» **Task instructions**
All lines from the one containing "A researcher records the following 8" through the final line of the entries are to be written out verbatim; no other line is to be included.

» **Saved data entries**
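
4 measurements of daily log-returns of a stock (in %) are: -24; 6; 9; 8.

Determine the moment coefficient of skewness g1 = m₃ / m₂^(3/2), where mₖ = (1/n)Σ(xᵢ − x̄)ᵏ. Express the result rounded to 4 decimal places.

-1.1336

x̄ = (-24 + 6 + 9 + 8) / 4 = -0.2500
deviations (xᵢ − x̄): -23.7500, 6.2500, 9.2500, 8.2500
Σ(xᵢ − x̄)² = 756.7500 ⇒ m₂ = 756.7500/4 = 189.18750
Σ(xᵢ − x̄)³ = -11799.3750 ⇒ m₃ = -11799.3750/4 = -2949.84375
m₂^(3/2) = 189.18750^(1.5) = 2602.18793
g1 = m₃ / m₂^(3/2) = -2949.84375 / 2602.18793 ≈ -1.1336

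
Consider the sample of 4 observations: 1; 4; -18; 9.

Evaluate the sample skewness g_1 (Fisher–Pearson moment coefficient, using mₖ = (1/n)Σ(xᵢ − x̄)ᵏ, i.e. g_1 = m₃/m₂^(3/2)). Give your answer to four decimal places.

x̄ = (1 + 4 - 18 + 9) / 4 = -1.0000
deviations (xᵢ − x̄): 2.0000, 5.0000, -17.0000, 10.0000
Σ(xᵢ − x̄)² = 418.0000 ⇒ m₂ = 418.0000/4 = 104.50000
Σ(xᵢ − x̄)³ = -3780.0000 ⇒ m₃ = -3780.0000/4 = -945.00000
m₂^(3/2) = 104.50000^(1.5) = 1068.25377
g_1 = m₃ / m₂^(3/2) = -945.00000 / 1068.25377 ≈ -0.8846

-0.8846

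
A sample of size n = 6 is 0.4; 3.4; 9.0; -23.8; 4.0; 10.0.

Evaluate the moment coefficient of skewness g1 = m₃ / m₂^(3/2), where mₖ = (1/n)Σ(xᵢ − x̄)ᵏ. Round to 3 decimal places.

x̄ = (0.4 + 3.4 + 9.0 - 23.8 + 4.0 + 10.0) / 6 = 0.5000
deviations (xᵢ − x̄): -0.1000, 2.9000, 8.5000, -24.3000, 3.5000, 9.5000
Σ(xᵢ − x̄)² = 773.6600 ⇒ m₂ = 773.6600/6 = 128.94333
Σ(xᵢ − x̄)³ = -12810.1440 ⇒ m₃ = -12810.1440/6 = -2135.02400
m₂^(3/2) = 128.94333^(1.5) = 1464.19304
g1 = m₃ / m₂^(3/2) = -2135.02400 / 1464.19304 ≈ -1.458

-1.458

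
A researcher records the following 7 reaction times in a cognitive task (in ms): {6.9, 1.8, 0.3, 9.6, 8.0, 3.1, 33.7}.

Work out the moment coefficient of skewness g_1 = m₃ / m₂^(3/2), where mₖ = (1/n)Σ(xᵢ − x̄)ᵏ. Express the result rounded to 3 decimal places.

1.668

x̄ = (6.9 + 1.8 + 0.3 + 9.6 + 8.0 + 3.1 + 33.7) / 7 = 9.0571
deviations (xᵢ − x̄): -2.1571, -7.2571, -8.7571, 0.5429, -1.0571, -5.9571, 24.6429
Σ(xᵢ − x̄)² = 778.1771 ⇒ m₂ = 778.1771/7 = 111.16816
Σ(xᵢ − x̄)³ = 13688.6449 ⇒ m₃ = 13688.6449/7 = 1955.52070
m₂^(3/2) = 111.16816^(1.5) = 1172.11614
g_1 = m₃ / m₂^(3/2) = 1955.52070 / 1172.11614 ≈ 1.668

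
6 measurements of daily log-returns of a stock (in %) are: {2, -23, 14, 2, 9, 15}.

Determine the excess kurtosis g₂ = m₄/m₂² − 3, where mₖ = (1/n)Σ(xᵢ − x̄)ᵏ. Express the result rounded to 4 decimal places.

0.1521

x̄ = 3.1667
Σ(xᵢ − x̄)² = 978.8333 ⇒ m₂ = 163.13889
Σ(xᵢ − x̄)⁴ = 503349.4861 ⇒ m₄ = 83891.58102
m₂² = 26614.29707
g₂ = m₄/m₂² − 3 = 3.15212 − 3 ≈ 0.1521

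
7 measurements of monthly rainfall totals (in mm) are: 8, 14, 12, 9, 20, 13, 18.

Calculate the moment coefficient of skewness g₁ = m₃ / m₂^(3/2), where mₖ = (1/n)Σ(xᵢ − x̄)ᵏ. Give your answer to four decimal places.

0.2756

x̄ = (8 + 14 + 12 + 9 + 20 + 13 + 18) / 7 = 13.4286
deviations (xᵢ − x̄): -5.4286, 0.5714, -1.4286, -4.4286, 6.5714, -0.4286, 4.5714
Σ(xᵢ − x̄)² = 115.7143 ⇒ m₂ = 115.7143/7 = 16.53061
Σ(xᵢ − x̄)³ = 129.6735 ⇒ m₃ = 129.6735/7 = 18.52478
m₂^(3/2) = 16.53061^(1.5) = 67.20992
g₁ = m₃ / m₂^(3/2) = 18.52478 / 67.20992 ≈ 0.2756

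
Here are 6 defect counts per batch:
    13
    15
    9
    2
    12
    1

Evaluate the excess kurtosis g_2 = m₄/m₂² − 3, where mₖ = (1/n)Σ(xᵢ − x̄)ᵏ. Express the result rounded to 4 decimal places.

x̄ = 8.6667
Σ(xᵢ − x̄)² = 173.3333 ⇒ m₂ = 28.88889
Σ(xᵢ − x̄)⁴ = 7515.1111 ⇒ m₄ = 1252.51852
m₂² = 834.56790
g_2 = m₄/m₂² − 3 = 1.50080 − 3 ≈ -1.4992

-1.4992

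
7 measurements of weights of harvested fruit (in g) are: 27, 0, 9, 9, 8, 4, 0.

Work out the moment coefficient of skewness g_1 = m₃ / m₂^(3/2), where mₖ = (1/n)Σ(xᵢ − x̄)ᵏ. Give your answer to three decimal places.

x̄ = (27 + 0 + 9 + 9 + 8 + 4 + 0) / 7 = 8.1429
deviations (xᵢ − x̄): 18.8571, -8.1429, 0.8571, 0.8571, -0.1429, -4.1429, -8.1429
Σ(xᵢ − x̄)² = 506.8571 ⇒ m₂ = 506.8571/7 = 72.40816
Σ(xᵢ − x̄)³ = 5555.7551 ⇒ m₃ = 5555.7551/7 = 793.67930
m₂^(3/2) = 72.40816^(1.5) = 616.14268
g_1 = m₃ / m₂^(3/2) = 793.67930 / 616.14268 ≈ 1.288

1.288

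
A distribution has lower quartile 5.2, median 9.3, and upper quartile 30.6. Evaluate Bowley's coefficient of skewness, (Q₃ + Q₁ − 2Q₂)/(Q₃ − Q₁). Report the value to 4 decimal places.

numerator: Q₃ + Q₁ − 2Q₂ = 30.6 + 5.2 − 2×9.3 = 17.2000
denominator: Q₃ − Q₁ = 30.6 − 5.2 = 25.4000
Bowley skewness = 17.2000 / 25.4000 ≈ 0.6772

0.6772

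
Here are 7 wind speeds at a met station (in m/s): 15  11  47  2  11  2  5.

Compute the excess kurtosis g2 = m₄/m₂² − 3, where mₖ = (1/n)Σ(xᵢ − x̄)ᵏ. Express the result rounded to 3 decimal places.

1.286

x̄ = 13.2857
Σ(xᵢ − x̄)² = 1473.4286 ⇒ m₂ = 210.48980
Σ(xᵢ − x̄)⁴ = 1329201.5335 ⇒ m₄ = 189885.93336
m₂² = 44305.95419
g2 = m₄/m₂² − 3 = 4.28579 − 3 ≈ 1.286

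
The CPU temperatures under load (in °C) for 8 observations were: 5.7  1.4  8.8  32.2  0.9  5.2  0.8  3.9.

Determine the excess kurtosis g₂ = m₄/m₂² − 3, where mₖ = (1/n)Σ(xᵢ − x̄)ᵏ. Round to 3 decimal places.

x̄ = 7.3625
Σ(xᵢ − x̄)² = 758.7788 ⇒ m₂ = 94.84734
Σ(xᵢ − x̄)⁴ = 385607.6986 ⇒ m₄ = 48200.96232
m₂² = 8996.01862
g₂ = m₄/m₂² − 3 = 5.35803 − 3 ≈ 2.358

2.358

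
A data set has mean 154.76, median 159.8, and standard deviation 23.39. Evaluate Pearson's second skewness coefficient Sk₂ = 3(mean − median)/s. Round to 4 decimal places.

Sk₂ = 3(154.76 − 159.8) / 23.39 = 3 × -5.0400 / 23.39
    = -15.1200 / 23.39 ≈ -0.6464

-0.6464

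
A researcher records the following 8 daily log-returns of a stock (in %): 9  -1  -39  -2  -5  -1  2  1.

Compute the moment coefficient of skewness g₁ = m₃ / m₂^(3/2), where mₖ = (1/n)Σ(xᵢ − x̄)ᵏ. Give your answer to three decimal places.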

» **Answer below**
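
A researcher records the following 8 daily log-returns of a stock (in %): 9  -1  -39  -2  -5  -1  2  1.

Compute the moment coefficient of skewness g₁ = m₃ / m₂^(3/2), where mₖ = (1/n)Σ(xᵢ − x̄)ᵏ. Give your answer to three decimal places.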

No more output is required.